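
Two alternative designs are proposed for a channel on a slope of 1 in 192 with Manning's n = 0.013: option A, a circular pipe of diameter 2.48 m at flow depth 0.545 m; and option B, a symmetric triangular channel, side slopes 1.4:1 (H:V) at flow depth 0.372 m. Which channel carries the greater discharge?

channel A

Channel A: For a circular section of diameter D = 2.48 m at depth y = 0.545 m, the central angle is θ = 2 arccos(1 − 2y/D) = 1.952 rad. Then A = (D²/8)(θ − sin θ) = 0.7867 m² and P = Dθ/2 = 2.42 m. Hydraulic radius R = A/P = 0.7867/2.42 = 0.3251 m. Q_A = (1/0.013)·0.7867·0.3251^(2/3)·√0.005208 = 2.065 m³/s.
Channel B: For a triangular section with side slope z = 1.4: A = zy² = 1.4×0.372² = 0.1937 m²; P = 2y√(1+z²) = 2×0.372×1.72 = 1.28 m. Hydraulic radius R = A/P = 0.1937/1.28 = 0.1514 m. Q_B = (1/0.013)·0.1937·0.1514^(2/3)·√0.005208 = 0.3055 m³/s.
Q_A = 2.065 m³/s vs Q_B = 0.3055 m³/s, so channel A carries more.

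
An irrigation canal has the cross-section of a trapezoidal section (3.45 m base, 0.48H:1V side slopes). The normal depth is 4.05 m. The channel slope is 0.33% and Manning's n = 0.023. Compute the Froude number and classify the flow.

With bottom width b = 3.45 m and side slope z = 0.48: A = (b + zy)y = (3.45 + 0.48×4.05)×4.05 = 21.85 m²; P = b + 2y√(1+z²) = 3.45 + 2×4.05×1.109 = 12.43 m.
Hydraulic radius R = A/P = 21.85/12.43 = 1.757 m.
V = (1/n) R^(2/3) √S = (1/0.023) × 1.757^(2/3) × √0.0033 = 3.636 m/s. Hydraulic depth D_h = A/T = 21.85/7.338 = 2.977 m.
Froude number Fr = V/√(g·D_h) = 3.636/√(9.81×2.977) = 0.673, which is less than 1, so the flow is subcritical.

subcritical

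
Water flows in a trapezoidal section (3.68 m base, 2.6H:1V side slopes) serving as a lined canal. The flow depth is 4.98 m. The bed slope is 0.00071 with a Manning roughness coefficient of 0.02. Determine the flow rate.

With bottom width b = 3.68 m and side slope z = 2.6: A = (b + zy)y = (3.68 + 2.6×4.98)×4.98 = 82.81 m²; P = b + 2y√(1+z²) = 3.68 + 2×4.98×2.786 = 31.43 m.
Hydraulic radius R = A/P = 82.81/31.43 = 2.635 m.
Manning's equation: Q = (1/n) A R^(2/3) S^(1/2) = (1/0.02) × 82.81 × 2.635^(2/3) × 0.00071^(1/2) = 210 m³/s.

Q = 210 m³/s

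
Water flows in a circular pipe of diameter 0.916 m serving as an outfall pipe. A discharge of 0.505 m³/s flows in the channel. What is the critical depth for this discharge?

At critical depth, Q² T / (g A³) = 1, i.e. A³/T = Q²/g = 0.505²/9.81 = 0.026.
Trying y = 0.48 m: A³/T = 0.04672 — high.
Trying y = 0.332 m: A³/T = 0.01137 — low.
Trying y = 0.412 m: A³/T = 0.02606 — matches.

y_c = 0.412 m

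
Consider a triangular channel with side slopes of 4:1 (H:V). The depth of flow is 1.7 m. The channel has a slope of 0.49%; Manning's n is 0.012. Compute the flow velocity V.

V = 5.13 m/s

For a triangular section with side slope z = 4: A = zy² = 4×1.7² = 11.56 m²; P = 2y√(1+z²) = 2×1.7×4.123 = 14.02 m.
Hydraulic radius R = A/P = 11.56/14.02 = 0.8246 m.
From Manning's equation, V = (1/n) R^(2/3) S^(1/2) = (1/0.012) × 0.8246^(2/3) × 0.0049^(1/2) = 5.13 m/s.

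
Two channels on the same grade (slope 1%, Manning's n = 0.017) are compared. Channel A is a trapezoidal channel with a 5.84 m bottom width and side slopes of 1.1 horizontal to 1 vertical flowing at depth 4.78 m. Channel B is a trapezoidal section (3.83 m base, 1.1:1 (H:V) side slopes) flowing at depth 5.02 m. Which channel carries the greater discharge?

channel A

Channel A: With bottom width b = 5.84 m and side slope z = 1.1: A = (b + zy)y = (5.84 + 1.1×4.78)×4.78 = 53.05 m²; P = b + 2y√(1+z²) = 5.84 + 2×4.78×1.487 = 20.05 m. Hydraulic radius R = A/P = 53.05/20.05 = 2.646 m. Q_A = (1/0.017)·53.05·2.646^(2/3)·√0.01 = 596.9 m³/s.
Channel B: With bottom width b = 3.83 m and side slope z = 1.1: A = (b + zy)y = (3.83 + 1.1×5.02)×5.02 = 46.95 m²; P = b + 2y√(1+z²) = 3.83 + 2×5.02×1.487 = 18.76 m. Hydraulic radius R = A/P = 46.95/18.76 = 2.503 m. Q_B = (1/0.017)·46.95·2.503^(2/3)·√0.01 = 509.1 m³/s.
Q_A = 596.9 m³/s vs Q_B = 509.1 m³/s, so channel A carries more.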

What you have to do: The material is to be transcribed once more, exactly and completely.

Finished task:
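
Two alternative designs are proposed for a channel on a slope of 1 in 192 with Manning's n = 0.013: option A, a circular pipe of diameter 2.48 m at flow depth 0.545 m; and option B, a symmetric triangular channel, side slopes 1.4:1 (H:V) at flow depth 0.372 m. Which channel carries the greater discharge?

channel A

Channel A: For a circular section of diameter D = 2.48 m at depth y = 0.545 m, the central angle is θ = 2 arccos(1 − 2y/D) = 1.952 rad. Then A = (D²/8)(θ − sin θ) = 0.7867 m² and P = Dθ/2 = 2.42 m. Hydraulic radius R = A/P = 0.7867/2.42 = 0.3251 m. Q_A = (1/0.013)·0.7867·0.3251^(2/3)·√0.005208 = 2.065 m³/s.
Channel B: For a triangular section with side slope z = 1.4: A = zy² = 1.4×0.372² = 0.1937 m²; P = 2y√(1+z²) = 2×0.372×1.72 = 1.28 m. Hydraulic radius R = A/P = 0.1937/1.28 = 0.1514 m. Q_B = (1/0.013)·0.1937·0.1514^(2/3)·√0.005208 = 0.3055 m³/s.
Q_A = 2.065 m³/s vs Q_B = 0.3055 m³/s, so channel A carries more.

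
An irrigation canal has the cross-section of a trapezoidal section (3.45 m base, 0.48H:1V side slopes). The normal depth is 4.05 m. The channel slope is 0.33% and Manning's n = 0.023. Compute the Froude number and classify the flow.

With bottom width b = 3.45 m and side slope z = 0.48: A = (b + zy)y = (3.45 + 0.48×4.05)×4.05 = 21.85 m²; P = b + 2y√(1+z²) = 3.45 + 2×4.05×1.109 = 12.43 m.
Hydraulic radius R = A/P = 21.85/12.43 = 1.757 m.
V = (1/n) R^(2/3) √S = (1/0.023) × 1.757^(2/3) × √0.0033 = 3.636 m/s. Hydraulic depth D_h = A/T = 21.85/7.338 = 2.977 m.
Froude number Fr = V/√(g·D_h) = 3.636/√(9.81×2.977) = 0.673, which is less than 1, so the flow is subcritical.

subcritical

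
Water flows in a trapezoidal section (3.68 m base, 2.6H:1V side slopes) serving as a lined canal. The flow depth is 4.98 m. The bed slope is 0.00071 with a Manning roughness coefficient of 0.02. Determine the flow rate.

With bottom width b = 3.68 m and side slope z = 2.6: A = (b + zy)y = (3.68 + 2.6×4.98)×4.98 = 82.81 m²; P = b + 2y√(1+z²) = 3.68 + 2×4.98×2.786 = 31.43 m.
Hydraulic radius R = A/P = 82.81/31.43 = 2.635 m.
Manning's equation: Q = (1/n) A R^(2/3) S^(1/2) = (1/0.02) × 82.81 × 2.635^(2/3) × 0.00071^(1/2) = 210 m³/s.

Q = 210 m³/s

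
Water flows in a circular pipe of diameter 0.916 m serving as an outfall pipe. A discharge of 0.505 m³/s flows in the channel. What is the critical depth for this discharge?

At critical depth, Q² T / (g A³) = 1, i.e. A³/T = Q²/g = 0.505²/9.81 = 0.026.
Trying y = 0.48 m: A³/T = 0.04672 — high.
Trying y = 0.332 m: A³/T = 0.01137 — low.
Trying y = 0.412 m: A³/T = 0.02606 — matches.

y_c = 0.412 m

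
Consider a triangular channel with side slopes of 4:1 (H:V). The depth of flow is 1.7 m. The channel has a slope of 0.49%; Manning's n is 0.012. Compute the flow velocity V.

V = 5.13 m/s

For a triangular section with side slope z = 4: A = zy² = 4×1.7² = 11.56 m²; P = 2y√(1+z²) = 2×1.7×4.123 = 14.02 m.
Hydraulic radius R = A/P = 11.56/14.02 = 0.8246 m.
From Manning's equation, V = (1/n) R^(2/3) S^(1/2) = (1/0.012) × 0.8246^(2/3) × 0.0049^(1/2) = 5.13 m/s.

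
Two channels on the same grade (slope 1%, Manning's n = 0.017) are compared. Channel A is a trapezoidal channel with a 5.84 m bottom width and side slopes of 1.1 horizontal to 1 vertical flowing at depth 4.78 m. Channel B is a trapezoidal section (3.83 m base, 1.1:1 (H:V) side slopes) flowing at depth 5.02 m. Which channel carries the greater discharge?

channel A

Channel A: With bottom width b = 5.84 m and side slope z = 1.1: A = (b + zy)y = (5.84 + 1.1×4.78)×4.78 = 53.05 m²; P = b + 2y√(1+z²) = 5.84 + 2×4.78×1.487 = 20.05 m. Hydraulic radius R = A/P = 53.05/20.05 = 2.646 m. Q_A = (1/0.017)·53.05·2.646^(2/3)·√0.01 = 596.9 m³/s.
Channel B: With bottom width b = 3.83 m and side slope z = 1.1: A = (b + zy)y = (3.83 + 1.1×5.02)×5.02 = 46.95 m²; P = b + 2y√(1+z²) = 3.83 + 2×5.02×1.487 = 18.76 m. Hydraulic radius R = A/P = 46.95/18.76 = 2.503 m. Q_B = (1/0.017)·46.95·2.503^(2/3)·√0.01 = 509.1 m³/s.
Q_A = 596.9 m³/s vs Q_B = 509.1 m³/s, so channel A carries more.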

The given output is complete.